> [Task goal] Could you output, exactly and with nothing else, every line from the one that contains "Apply binary search" through the last line of the listing below?

> [Material provided]
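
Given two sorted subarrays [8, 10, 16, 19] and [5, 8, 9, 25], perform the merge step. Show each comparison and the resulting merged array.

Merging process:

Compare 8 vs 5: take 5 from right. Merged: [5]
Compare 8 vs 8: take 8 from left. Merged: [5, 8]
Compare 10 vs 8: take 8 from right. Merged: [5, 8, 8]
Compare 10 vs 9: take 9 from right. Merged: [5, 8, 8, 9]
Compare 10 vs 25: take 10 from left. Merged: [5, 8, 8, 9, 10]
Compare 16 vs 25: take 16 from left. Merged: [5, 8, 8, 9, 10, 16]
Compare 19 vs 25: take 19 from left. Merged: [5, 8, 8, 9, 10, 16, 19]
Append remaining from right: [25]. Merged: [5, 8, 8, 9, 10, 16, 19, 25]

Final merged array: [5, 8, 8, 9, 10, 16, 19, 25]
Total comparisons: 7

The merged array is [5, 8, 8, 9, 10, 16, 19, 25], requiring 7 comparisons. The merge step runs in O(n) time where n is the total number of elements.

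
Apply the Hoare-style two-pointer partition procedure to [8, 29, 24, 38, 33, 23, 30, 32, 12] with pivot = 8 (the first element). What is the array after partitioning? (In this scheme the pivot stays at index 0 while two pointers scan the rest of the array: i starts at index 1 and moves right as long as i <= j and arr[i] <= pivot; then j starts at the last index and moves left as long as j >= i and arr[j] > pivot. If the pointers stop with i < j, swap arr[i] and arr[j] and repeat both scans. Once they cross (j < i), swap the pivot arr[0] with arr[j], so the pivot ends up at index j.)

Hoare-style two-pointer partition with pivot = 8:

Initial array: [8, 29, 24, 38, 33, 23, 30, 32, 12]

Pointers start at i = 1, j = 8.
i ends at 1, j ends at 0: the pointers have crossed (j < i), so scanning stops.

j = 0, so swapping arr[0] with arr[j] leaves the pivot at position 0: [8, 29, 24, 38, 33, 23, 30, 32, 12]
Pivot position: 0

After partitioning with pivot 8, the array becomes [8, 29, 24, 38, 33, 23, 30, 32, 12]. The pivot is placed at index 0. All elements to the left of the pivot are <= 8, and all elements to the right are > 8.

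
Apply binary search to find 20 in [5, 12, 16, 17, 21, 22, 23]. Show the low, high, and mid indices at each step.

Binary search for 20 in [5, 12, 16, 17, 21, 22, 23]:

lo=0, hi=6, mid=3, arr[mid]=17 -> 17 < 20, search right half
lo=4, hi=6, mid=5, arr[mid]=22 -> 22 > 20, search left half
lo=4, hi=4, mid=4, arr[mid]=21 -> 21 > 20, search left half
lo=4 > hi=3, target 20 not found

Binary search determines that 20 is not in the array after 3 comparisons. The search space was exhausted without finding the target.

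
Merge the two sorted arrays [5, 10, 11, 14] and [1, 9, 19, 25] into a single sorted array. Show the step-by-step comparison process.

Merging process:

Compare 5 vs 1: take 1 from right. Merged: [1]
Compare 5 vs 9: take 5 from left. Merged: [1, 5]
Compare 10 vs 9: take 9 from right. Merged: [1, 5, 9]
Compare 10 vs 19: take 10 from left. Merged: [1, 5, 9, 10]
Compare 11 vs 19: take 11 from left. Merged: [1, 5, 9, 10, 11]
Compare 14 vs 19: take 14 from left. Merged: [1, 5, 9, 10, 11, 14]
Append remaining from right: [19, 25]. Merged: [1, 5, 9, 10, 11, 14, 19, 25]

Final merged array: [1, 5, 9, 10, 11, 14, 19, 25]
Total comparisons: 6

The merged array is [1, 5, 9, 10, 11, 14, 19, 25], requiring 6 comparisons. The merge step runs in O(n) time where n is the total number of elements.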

> [Result of this task]
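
Apply binary search to find 20 in [5, 12, 16, 17, 21, 22, 23]. Show the low, high, and mid indices at each step.

Binary search for 20 in [5, 12, 16, 17, 21, 22, 23]:

lo=0, hi=6, mid=3, arr[mid]=17 -> 17 < 20, search right half
lo=4, hi=6, mid=5, arr[mid]=22 -> 22 > 20, search left half
lo=4, hi=4, mid=4, arr[mid]=21 -> 21 > 20, search left half
lo=4 > hi=3, target 20 not found

Binary search determines that 20 is not in the array after 3 comparisons. The search space was exhausted without finding the target.

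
Merge the two sorted arrays [5, 10, 11, 14] and [1, 9, 19, 25] into a single sorted array. Show the step-by-step comparison process.

Merging process:

Compare 5 vs 1: take 1 from right. Merged: [1]
Compare 5 vs 9: take 5 from left. Merged: [1, 5]
Compare 10 vs 9: take 9 from right. Merged: [1, 5, 9]
Compare 10 vs 19: take 10 from left. Merged: [1, 5, 9, 10]
Compare 11 vs 19: take 11 from left. Merged: [1, 5, 9, 10, 11]
Compare 14 vs 19: take 14 from left. Merged: [1, 5, 9, 10, 11, 14]
Append remaining from right: [19, 25]. Merged: [1, 5, 9, 10, 11, 14, 19, 25]

Final merged array: [1, 5, 9, 10, 11, 14, 19, 25]
Total comparisons: 6

The merged array is [1, 5, 9, 10, 11, 14, 19, 25], requiring 6 comparisons. The merge step runs in O(n) time where n is the total number of elements.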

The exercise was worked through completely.